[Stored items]
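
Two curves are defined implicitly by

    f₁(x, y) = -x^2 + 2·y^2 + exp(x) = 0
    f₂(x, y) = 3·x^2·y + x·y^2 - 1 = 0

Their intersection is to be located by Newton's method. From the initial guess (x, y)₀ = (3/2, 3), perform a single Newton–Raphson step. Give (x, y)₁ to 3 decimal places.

At (3/2, 3): F = (20.23169, 32.750).
Jacobian J = [[-2·x + exp(x), 4·y], [6·x·y + y^2, 3·x^2 + 2·x·y]].
At the point, J = [[1.48169, 12.000], [36.000, 15.750]] (det J = -408.66340).
Solving J·Δ = −F gives Δ = (-0.182, -1.664).
Then the next iterate is (x, y)₁ = (1.318, 1.336).

(1.318, 1.336)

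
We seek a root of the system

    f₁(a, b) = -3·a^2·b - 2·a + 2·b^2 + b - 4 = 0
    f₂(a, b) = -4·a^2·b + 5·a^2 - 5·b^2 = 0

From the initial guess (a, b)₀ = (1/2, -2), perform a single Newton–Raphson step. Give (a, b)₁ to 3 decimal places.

(0.966, -1.437)

At (1/2, -2): F = (2.500, -16.750).
Jacobian J = [[-6·a·b - 2, -3·a^2 + 4·b + 1], [-8·a·b + 10·a, -4·a^2 - 10·b]].
At the point, J = [[4.000, -7.750], [13.000, 19.000]] (det J = 176.750).
Solving J·Δ = −F gives Δ = (0.466, 0.563).
Then the next iterate is (a, b)₁ = (0.966, -1.437).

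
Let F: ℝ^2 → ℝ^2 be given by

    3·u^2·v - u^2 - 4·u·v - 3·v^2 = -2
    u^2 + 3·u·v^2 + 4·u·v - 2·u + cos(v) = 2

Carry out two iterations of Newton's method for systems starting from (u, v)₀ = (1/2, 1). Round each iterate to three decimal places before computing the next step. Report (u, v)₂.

(0.639, 0.543)

At (1/2, 1): F = (-2.500, 1.29030).
Jacobian J = [[6·u·v - 2·u - 4·v, 3·u^2 - 4·u - 6·v], [2·u + 3·v^2 + 4·v - 2, 6·u·v + 4·u - sin(v)]].
At the point, J = [[-2.000, -7.250], [6.000, 4.15853]] (det J = 35.18294).
Solving J·Δ = −F gives Δ = (0.030, -0.353).
Then the next iterate is (u, v)₁ = (0.530, 0.647).
Round to (0.530, 0.647) and repeat: F = (-0.36314, 0.05602), J = [[-1.59054, -5.15930], [2.90383, 3.57466]].
Δ = (0.109, -0.104), so (u, v)₂ = (0.639, 0.543).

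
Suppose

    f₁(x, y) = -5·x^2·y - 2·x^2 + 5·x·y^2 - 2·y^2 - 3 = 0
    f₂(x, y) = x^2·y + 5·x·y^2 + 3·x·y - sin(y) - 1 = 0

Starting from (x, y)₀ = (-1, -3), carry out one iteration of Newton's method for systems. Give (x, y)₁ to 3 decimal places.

(-1.061, -1.536)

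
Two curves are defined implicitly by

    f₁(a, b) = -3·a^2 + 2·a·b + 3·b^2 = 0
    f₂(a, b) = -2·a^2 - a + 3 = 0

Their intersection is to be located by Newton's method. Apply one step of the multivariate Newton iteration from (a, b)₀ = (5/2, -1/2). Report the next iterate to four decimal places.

At (5/2, -1/2): F = (-20.5000, -12.0000).
Jacobian J = [[-6·a + 2·b, 2·a + 6·b], [-4·a - 1, 0]].
At the point, J = [[-16.0000, 2.0000], [-11.0000, 0.0000]] (det J = 22.0000).
Solving J·Δ = −F gives Δ = (-1.0909, 1.5227).
Then the next iterate is (a, b)₁ = (1.4091, 1.0227).

(1.4091, 1.0227)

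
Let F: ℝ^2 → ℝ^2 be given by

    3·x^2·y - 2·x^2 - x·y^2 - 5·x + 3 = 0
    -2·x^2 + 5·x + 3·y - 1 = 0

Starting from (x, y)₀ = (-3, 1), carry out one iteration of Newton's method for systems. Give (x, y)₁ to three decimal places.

(-1.136, 0.769)

At (-3, 1): F = (30.000, -31.000).
Jacobian J = [[6·x·y - 4·x - y^2 - 5, 3·x^2 - 2·x·y], [-4·x + 5, 3]].
At the point, J = [[-12.000, 33.000], [17.000, 3.000]] (det J = -597.000).
Solving J·Δ = −F gives Δ = (1.864, -0.231).
Then the next iterate is (x, y)₁ = (-1.136, 0.769).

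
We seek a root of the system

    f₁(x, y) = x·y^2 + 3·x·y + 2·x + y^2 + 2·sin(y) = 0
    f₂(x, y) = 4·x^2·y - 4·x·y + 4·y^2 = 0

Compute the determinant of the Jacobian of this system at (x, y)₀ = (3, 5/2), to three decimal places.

-676.886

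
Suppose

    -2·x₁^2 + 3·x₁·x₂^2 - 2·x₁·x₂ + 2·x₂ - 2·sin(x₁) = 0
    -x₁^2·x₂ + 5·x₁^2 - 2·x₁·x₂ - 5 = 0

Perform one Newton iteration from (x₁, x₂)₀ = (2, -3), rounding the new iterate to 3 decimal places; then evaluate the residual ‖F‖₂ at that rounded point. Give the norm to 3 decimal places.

At (2, -3): F = (50.18141, 39.000).
Jacobian J = [[-4·x₁ + 3·x₂^2 - 2·x₂ - 2·cos(x₁), 6·x₁·x₂ - 2·x₁ + 2], [-2·x₁·x₂ + 10·x₁ - 2·x₂, -x₁^2 - 2·x₁]].
At the point, J = [[25.83229, -38.000], [38.000, -8.000]] (det J = 1237.34165).
Solving J·Δ = −F gives Δ = (-0.873, 0.727).
Then the next iterate is (x₁, x₂)₁ = (1.127, -2.273).
Re-evaluating at (1.127, -2.273): F = (13.69886, 9.36099), so ‖F‖₂ = 16.592.

16.592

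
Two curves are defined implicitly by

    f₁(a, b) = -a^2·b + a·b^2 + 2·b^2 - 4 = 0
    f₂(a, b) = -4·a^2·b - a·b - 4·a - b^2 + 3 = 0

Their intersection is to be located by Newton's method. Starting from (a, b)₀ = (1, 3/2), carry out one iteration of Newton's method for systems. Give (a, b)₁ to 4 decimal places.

(0.4795, 1.2949)

At (1, 3/2): F = (1.2500, -10.7500).
Jacobian J = [[-2·a·b + b^2, -a^2 + 2·a·b + 4·b], [-8·a·b - b - 4, -4·a^2 - a - 2·b]].
At the point, J = [[-0.7500, 8.0000], [-17.5000, -8.0000]] (det J = 146.0000).
Solving J·Δ = −F gives Δ = (-0.5205, -0.2051).
Then the next iterate is (a, b)₁ = (0.4795, 1.2949).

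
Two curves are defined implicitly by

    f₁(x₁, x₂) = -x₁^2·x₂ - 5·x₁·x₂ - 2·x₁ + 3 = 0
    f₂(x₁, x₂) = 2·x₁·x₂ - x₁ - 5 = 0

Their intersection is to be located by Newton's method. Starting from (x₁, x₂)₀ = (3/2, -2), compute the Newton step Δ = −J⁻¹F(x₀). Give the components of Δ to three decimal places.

(-9.389, -11.481)

At (3/2, -2): F = (19.500, -12.500).
Jacobian J = [[-2·x₁·x₂ - 5·x₂ - 2, -x₁^2 - 5·x₁], [2·x₂ - 1, 2·x₁]].
At the point, J = [[14.000, -9.750], [-5.000, 3.000]] (det J = -6.750).
Solving J·Δ = −F gives Δ = (-9.389, -11.481).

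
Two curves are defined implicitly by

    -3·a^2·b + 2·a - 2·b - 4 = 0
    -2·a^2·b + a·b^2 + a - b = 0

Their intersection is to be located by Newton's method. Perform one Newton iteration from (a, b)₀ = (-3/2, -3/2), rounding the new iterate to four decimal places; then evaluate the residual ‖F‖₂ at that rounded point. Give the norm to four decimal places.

At (-3/2, -3/2): F = (6.1250, 3.3750).
Jacobian J = [[-6·a·b + 2, -3·a^2 - 2], [-4·a·b + b^2 + 1, -2·a^2 + 2·a·b - 1]].
At the point, J = [[-11.5000, -8.7500], [-5.7500, -1.0000]] (det J = -38.8125).
Solving J·Δ = −F gives Δ = (0.6031, -0.0926).
Then the next iterate is (a, b)₁ = (-0.8969, -1.5926).
Re-evaluating at (-0.8969, -1.5926): F = (1.234804, 0.983095), so ‖F‖₂ = 1.5784.

1.5784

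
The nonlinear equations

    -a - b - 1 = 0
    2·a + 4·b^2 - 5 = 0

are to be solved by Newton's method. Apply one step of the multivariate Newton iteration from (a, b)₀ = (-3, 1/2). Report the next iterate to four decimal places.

At (-3, 1/2): F = (1.5000, -10.0000).
Jacobian J = [[-1, -1], [2, 8·b]].
At the point, J = [[-1.0000, -1.0000], [2.0000, 4.0000]] (det J = -2.0000).
Solving J·Δ = −F gives Δ = (-2.0000, 3.5000).
Then the next iterate is (a, b)₁ = (-5.0000, 4.0000).

(-5.0000, 4.0000)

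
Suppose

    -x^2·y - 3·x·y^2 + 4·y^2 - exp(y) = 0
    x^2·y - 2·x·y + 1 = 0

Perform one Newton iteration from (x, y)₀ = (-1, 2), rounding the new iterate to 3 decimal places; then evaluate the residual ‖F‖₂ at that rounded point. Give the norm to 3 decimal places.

5.343

At (-1, 2): F = (18.61094, 7.000).
Jacobian J = [[-2·x·y - 3·y^2, -x^2 - 6·x·y + 8·y - exp(y)], [2·x·y - 2·y, x^2 - 2·x]].
At the point, J = [[-8.000, 19.61094], [-8.000, 3.000]] (det J = 132.88755).
Solving J·Δ = −F gives Δ = (0.613, -0.699).
Then the next iterate is (x, y)₁ = (-0.387, 1.301).
Re-evaluating at (-0.387, 1.301): F = (4.86770, 2.20182), so ‖F‖₂ = 5.343.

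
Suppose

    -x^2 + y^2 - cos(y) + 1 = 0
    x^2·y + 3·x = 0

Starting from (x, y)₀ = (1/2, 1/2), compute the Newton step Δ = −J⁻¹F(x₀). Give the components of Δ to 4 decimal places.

(-0.4373, -0.3783)

At (1/2, 1/2): F = (0.122417, 1.6250).
Jacobian J = [[-2·x, 2·y + sin(y)], [2·x·y + 3, x^2]].
At the point, J = [[-1.0000, 1.479426], [3.5000, 0.2500]] (det J = -5.427989).
Solving J·Δ = −F gives Δ = (-0.4373, -0.3783).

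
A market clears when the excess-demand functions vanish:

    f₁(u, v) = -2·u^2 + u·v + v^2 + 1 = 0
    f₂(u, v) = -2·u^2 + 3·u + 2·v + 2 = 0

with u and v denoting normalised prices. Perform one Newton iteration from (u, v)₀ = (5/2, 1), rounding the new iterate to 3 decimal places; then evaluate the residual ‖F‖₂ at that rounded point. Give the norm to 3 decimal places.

At (5/2, 1): F = (-8.000, -1.000).
Jacobian J = [[-4·u + v, u + 2·v], [-4·u + 3, 2]].
At the point, J = [[-9.000, 4.500], [-7.000, 2.000]] (det J = 13.500).
Solving J·Δ = −F gives Δ = (0.852, 3.481).
Then the next iterate is (u, v)₁ = (3.352, 4.481).
Re-evaluating at (3.352, 4.481): F = (13.62786, -1.45381), so ‖F‖₂ = 13.705.

13.705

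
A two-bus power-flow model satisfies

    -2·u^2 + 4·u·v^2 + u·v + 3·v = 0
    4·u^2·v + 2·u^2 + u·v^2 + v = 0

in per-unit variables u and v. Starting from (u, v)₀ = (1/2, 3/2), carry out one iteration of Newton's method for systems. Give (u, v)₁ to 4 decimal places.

At (1/2, 3/2): F = (9.2500, 4.6250).
Jacobian J = [[-4·u + 4·v^2 + v, 8·u·v + u + 3], [8·u·v + 4·u + v^2, 4·u^2 + 2·u·v + 1]].
At the point, J = [[8.5000, 9.5000], [10.2500, 3.5000]] (det J = -67.6250).
Solving J·Δ = −F gives Δ = (-0.1710, -0.8207).
Then the next iterate is (u, v)₁ = (0.3290, 0.6793).

(0.3290, 0.6793)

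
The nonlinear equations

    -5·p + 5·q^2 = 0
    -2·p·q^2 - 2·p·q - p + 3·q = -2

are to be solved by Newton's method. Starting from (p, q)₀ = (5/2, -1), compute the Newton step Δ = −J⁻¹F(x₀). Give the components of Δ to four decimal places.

At (5/2, -1): F = (-7.5000, -3.5000).
Jacobian J = [[-5, 10·q], [-2·q^2 - 2·q - 1, -4·p·q - 2·p + 3]].
At the point, J = [[-5.0000, -10.0000], [-1.0000, 8.0000]] (det J = -50.0000).
Solving J·Δ = −F gives Δ = (-1.9000, 0.2000).

(-1.9000, 0.2000)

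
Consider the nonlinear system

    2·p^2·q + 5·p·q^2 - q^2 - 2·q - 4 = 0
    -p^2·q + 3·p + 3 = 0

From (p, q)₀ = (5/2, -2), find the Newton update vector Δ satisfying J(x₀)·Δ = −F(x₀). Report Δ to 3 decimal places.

At (5/2, -2): F = (21.000, 23.000).
Jacobian J = [[4·p·q + 5·q^2, 2·p^2 + 10·p·q - 2·q - 2], [-2·p·q + 3, -p^2]].
At the point, J = [[0.000, -35.500], [13.000, -6.250]] (det J = 461.500).
Solving J·Δ = −F gives Δ = (-1.485, 0.592).

(-1.485, 0.592)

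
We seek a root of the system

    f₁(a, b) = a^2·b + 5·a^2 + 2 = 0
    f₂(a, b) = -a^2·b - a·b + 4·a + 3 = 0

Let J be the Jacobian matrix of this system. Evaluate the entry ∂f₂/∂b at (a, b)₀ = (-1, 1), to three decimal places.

0.000

∂f₂/∂b = -a^2 - a.
At (-1, 1) this is 0.000.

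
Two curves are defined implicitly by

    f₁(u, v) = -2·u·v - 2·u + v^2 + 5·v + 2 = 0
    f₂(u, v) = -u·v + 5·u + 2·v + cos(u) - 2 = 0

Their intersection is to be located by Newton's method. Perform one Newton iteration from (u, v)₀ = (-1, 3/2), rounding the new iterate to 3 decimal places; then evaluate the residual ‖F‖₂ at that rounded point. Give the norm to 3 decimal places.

3.806

At (-1, 3/2): F = (16.750, -1.95970).
Jacobian J = [[-2·v - 2, -2·u + 2·v + 5], [-v - sin(u) + 5, -u + 2]].
At the point, J = [[-5.000, 10.000], [4.34147, 3.000]] (det J = -58.41471).
Solving J·Δ = −F gives Δ = (1.196, -1.077).
Then the next iterate is (u, v)₁ = (0.196, 0.423).
Re-evaluating at (0.196, 0.423): F = (3.73611, 0.72395), so ‖F‖₂ = 3.806.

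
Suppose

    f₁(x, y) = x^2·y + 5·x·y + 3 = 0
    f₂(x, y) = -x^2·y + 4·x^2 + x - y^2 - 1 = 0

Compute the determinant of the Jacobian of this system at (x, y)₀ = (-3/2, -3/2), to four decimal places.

J = [[2·x·y + 5·y, x^2 + 5·x], [-2·x·y + 8·x + 1, -x^2 - 2·y]].
At the point, J = [[-3.0000, -5.2500], [-15.5000, 0.7500]].
det J = -83.6250.

-83.6250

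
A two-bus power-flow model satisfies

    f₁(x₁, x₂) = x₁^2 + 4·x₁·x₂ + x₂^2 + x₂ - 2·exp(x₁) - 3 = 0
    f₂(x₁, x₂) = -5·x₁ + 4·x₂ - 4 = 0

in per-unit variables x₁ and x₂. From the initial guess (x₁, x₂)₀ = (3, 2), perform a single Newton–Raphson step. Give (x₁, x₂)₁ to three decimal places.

(11.652, 15.565)

At (3, 2): F = (-4.17107, -11.000).
Jacobian J = [[2·x₁ + 4·x₂ - 2·exp(x₁), 4·x₁ + 2·x₂ + 1], [-5, 4]].
At the point, J = [[-26.17107, 17.000], [-5.000, 4.000]] (det J = -19.68430).
Solving J·Δ = −F gives Δ = (8.652, 13.565).
Then the next iterate is (x₁, x₂)₁ = (11.652, 15.565).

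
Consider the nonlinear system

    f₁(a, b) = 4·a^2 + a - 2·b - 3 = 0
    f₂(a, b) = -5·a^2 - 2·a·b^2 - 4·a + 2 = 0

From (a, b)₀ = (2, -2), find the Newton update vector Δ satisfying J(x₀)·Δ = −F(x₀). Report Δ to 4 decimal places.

(-1.0577, 0.5096)

At (2, -2): F = (19.0000, -42.0000).
Jacobian J = [[8·a + 1, -2], [-10·a - 2·b^2 - 4, -4·a·b]].
At the point, J = [[17.0000, -2.0000], [-32.0000, 16.0000]] (det J = 208.0000).
Solving J·Δ = −F gives Δ = (-1.0577, 0.5096).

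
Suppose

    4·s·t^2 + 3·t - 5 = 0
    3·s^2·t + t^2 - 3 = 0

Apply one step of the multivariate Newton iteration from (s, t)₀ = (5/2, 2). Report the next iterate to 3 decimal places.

At (5/2, 2): F = (41.000, 38.500).
Jacobian J = [[4·t^2, 8·s·t + 3], [6·s·t, 3·s^2 + 2·t]].
At the point, J = [[16.000, 43.000], [30.000, 22.750]] (det J = -926.000).
Solving J·Δ = −F gives Δ = (-0.781, -0.663).
Then the next iterate is (s, t)₁ = (1.719, 1.337).

(1.719, 1.337)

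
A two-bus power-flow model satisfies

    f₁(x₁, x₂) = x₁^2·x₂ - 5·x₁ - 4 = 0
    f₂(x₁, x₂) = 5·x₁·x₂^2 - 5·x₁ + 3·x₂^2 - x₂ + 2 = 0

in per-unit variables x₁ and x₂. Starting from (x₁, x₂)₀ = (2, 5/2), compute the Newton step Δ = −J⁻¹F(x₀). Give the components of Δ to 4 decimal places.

At (2, 5/2): F = (-4.0000, 70.7500).
Jacobian J = [[2·x₁·x₂ - 5, x₁^2], [5·x₂^2 - 5, 10·x₁·x₂ + 6·x₂ - 1]].
At the point, J = [[5.0000, 4.0000], [26.2500, 64.0000]] (det J = 215.0000).
Solving J·Δ = −F gives Δ = (2.5070, -2.1337).

(2.5070, -2.1337)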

Problem to work on = Could you write out, exactly, each line of the data above from the one containing "f₁(x₁, x₂) = x₁^2·x₂ - 5·x₁ - 4 = 0" through the last, including both?

Task solution =
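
    f₁(x₁, x₂) = x₁^2·x₂ - 5·x₁ - 4 = 0
    f₂(x₁, x₂) = 5·x₁·x₂^2 - 5·x₁ + 3·x₂^2 - x₂ + 2 = 0

in per-unit variables x₁ and x₂. Starting from (x₁, x₂)₀ = (2, 5/2), compute the Newton step Δ = −J⁻¹F(x₀). Give the components of Δ to 4 decimal places.

At (2, 5/2): F = (-4.0000, 70.7500).
Jacobian J = [[2·x₁·x₂ - 5, x₁^2], [5·x₂^2 - 5, 10·x₁·x₂ + 6·x₂ - 1]].
At the point, J = [[5.0000, 4.0000], [26.2500, 64.0000]] (det J = 215.0000).
Solving J·Δ = −F gives Δ = (2.5070, -2.1337).

(2.5070, -2.1337)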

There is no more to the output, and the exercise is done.